The task >>
Count the lines below that contain the word "based" and give only that number.

#####

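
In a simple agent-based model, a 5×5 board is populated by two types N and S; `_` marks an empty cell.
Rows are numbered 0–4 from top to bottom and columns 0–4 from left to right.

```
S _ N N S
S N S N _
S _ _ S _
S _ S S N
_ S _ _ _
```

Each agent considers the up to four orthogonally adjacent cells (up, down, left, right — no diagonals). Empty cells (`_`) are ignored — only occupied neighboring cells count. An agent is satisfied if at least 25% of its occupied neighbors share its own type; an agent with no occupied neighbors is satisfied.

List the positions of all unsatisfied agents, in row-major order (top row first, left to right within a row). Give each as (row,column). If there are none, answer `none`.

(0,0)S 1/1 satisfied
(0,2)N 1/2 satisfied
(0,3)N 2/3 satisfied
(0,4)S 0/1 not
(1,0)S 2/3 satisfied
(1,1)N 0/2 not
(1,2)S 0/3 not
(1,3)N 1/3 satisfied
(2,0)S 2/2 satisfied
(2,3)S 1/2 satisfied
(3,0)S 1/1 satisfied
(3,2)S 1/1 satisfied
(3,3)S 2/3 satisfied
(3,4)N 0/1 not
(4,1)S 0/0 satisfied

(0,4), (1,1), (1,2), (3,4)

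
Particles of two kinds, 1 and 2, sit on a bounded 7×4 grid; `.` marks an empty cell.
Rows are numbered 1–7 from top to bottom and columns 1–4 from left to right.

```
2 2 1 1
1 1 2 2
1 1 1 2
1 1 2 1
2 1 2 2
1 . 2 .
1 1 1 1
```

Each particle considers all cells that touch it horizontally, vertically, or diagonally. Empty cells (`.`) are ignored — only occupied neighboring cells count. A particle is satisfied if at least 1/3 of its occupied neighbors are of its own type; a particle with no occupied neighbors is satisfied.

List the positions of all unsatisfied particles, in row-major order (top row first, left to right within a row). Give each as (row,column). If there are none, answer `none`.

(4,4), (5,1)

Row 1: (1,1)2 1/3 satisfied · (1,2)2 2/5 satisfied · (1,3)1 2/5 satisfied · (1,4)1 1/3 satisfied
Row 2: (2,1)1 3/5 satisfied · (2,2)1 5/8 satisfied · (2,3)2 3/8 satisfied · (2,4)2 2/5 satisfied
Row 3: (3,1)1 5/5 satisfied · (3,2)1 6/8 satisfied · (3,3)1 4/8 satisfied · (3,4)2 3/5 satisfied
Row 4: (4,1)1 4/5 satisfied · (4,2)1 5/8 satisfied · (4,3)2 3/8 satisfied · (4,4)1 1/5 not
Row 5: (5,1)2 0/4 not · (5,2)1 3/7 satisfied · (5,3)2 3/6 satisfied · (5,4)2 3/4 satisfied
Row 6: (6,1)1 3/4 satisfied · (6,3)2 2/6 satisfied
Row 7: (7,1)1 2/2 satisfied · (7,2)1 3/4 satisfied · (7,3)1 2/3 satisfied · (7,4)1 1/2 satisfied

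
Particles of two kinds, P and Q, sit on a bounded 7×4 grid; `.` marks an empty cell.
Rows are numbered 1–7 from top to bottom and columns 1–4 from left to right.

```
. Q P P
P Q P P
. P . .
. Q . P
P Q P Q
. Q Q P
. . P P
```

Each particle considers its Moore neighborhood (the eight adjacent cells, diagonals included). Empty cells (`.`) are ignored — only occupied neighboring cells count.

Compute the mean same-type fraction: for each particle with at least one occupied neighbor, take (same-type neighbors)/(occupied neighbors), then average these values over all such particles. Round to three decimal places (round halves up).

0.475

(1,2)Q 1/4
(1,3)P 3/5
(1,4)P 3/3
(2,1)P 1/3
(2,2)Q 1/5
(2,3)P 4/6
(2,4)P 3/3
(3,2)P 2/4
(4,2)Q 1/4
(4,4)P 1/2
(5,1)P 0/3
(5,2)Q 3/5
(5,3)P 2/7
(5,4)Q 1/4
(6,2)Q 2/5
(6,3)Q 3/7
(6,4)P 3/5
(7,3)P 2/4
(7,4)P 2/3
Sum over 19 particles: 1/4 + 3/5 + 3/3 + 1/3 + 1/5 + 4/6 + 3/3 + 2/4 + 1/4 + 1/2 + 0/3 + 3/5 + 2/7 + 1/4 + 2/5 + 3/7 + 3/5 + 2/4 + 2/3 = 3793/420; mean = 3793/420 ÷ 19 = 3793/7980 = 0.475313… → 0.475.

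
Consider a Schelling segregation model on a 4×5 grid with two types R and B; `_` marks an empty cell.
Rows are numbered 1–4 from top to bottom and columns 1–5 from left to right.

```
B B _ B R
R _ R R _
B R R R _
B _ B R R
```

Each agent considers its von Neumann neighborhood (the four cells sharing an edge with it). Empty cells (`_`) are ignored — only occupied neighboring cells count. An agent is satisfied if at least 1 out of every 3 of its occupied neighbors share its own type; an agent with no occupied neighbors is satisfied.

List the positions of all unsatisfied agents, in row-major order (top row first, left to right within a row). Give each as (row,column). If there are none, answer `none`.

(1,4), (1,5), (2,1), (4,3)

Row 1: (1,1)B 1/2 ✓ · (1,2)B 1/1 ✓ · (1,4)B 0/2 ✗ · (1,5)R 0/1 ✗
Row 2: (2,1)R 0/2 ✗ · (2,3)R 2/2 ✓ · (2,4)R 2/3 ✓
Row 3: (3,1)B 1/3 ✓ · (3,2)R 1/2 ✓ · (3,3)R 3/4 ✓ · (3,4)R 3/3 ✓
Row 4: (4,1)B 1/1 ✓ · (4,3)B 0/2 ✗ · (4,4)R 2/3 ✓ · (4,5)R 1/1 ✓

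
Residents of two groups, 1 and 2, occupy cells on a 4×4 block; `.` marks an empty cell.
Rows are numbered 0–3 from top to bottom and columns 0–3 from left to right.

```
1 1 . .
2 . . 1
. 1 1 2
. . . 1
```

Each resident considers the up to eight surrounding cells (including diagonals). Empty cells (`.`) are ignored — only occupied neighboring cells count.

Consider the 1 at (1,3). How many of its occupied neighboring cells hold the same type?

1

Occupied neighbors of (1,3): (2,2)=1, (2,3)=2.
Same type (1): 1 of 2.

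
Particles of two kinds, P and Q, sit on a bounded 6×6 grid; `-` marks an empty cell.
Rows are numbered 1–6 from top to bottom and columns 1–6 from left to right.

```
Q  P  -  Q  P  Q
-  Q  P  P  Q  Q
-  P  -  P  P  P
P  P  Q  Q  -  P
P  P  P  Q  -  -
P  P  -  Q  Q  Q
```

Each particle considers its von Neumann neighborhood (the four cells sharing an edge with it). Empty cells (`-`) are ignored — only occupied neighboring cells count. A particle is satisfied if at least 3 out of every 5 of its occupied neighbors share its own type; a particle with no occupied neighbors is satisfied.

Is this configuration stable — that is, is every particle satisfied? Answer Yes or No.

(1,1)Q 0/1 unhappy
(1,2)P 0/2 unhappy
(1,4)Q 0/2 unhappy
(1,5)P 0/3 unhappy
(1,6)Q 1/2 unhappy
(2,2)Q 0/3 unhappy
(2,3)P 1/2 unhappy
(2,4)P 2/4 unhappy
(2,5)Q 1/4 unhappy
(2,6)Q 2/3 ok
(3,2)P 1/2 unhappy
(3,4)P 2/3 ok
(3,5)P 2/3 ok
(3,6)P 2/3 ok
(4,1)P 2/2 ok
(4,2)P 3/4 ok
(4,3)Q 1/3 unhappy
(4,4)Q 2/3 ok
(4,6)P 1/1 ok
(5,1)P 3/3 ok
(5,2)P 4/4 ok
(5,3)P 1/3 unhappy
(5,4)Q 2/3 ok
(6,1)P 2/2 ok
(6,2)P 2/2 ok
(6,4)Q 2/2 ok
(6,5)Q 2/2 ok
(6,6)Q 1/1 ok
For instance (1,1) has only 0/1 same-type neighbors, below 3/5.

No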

#####

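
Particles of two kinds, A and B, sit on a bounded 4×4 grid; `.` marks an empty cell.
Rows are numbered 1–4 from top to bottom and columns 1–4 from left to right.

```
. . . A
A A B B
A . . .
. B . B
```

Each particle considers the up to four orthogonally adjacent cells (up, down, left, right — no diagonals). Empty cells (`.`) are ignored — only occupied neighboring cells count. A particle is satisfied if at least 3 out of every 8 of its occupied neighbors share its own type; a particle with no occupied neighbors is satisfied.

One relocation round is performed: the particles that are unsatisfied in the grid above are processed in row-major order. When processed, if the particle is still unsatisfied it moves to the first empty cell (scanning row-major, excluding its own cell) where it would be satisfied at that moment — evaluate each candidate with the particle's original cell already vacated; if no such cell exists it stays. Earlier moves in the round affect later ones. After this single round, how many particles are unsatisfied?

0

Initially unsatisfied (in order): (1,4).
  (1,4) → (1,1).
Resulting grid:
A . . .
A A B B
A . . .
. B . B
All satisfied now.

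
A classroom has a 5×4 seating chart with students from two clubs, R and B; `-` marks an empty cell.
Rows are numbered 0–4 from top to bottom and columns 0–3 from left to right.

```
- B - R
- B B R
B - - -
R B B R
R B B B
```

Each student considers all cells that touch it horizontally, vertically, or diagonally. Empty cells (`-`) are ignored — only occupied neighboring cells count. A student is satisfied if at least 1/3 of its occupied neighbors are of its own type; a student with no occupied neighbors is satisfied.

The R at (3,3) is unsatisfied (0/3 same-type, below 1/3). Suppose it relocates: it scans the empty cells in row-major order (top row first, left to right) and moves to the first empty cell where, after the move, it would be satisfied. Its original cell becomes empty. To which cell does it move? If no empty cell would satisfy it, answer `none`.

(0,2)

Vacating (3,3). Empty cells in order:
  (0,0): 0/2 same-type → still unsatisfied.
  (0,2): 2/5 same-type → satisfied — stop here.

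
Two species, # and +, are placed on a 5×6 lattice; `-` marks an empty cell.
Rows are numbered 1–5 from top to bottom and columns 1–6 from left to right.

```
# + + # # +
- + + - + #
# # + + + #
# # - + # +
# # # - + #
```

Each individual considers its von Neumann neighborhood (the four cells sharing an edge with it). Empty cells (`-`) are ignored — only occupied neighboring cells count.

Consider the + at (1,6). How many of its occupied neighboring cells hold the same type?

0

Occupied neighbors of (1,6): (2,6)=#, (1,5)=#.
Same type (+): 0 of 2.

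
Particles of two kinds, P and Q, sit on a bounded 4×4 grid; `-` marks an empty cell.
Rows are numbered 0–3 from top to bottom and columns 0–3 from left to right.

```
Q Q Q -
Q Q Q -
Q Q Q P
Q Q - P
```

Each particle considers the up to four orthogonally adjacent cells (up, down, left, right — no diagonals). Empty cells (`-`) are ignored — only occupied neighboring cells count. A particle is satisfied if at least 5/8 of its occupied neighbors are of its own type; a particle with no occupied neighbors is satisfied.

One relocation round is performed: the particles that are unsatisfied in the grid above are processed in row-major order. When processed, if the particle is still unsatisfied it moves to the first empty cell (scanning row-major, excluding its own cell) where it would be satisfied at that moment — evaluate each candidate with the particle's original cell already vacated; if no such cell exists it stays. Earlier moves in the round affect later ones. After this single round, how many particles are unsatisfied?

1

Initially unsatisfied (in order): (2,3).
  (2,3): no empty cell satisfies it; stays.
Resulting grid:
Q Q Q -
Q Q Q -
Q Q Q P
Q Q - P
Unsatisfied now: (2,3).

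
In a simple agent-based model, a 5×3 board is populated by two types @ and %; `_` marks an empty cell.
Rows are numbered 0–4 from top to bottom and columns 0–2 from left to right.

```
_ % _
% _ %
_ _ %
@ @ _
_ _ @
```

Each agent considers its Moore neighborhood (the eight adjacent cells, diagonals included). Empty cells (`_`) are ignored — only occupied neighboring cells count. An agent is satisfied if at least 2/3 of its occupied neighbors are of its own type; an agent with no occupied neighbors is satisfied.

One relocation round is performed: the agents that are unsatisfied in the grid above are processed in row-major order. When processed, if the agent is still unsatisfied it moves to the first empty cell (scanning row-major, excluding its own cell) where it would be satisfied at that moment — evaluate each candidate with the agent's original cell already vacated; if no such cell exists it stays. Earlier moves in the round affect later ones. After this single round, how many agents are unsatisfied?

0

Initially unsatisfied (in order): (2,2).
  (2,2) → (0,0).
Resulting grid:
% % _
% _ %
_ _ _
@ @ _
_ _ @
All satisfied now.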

#####

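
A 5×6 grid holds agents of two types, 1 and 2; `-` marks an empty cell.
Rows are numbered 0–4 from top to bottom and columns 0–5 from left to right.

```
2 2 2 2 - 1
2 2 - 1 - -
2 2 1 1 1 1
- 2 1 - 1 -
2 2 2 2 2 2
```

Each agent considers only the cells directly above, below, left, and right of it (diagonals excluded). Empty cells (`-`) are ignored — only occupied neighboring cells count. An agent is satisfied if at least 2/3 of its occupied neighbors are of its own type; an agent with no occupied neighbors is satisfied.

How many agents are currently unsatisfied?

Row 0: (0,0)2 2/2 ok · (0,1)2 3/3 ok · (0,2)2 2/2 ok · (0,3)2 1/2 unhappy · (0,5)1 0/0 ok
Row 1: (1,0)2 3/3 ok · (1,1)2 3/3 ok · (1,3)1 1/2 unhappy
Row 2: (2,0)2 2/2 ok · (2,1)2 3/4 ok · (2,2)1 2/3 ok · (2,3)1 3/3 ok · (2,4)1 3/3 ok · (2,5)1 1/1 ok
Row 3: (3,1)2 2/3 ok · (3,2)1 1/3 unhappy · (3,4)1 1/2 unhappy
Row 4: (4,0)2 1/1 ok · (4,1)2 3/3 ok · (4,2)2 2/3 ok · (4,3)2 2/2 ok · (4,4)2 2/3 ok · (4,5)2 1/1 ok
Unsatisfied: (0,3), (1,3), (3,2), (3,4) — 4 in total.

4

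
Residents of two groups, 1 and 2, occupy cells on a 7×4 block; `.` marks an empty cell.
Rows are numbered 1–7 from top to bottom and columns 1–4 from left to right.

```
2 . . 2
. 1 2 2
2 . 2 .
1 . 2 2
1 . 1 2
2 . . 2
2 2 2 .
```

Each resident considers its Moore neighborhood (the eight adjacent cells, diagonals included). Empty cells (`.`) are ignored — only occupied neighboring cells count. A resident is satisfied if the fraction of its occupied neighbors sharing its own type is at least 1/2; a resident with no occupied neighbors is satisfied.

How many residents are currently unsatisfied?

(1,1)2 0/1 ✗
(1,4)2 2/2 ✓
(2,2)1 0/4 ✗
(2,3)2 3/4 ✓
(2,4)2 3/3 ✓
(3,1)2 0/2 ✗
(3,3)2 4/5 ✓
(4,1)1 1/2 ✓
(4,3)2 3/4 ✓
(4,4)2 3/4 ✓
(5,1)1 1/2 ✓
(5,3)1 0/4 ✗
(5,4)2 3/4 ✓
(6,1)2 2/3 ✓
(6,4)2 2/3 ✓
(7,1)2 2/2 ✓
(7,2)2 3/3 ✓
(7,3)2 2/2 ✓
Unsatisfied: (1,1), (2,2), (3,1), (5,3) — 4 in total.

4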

#####

Answer below >>
2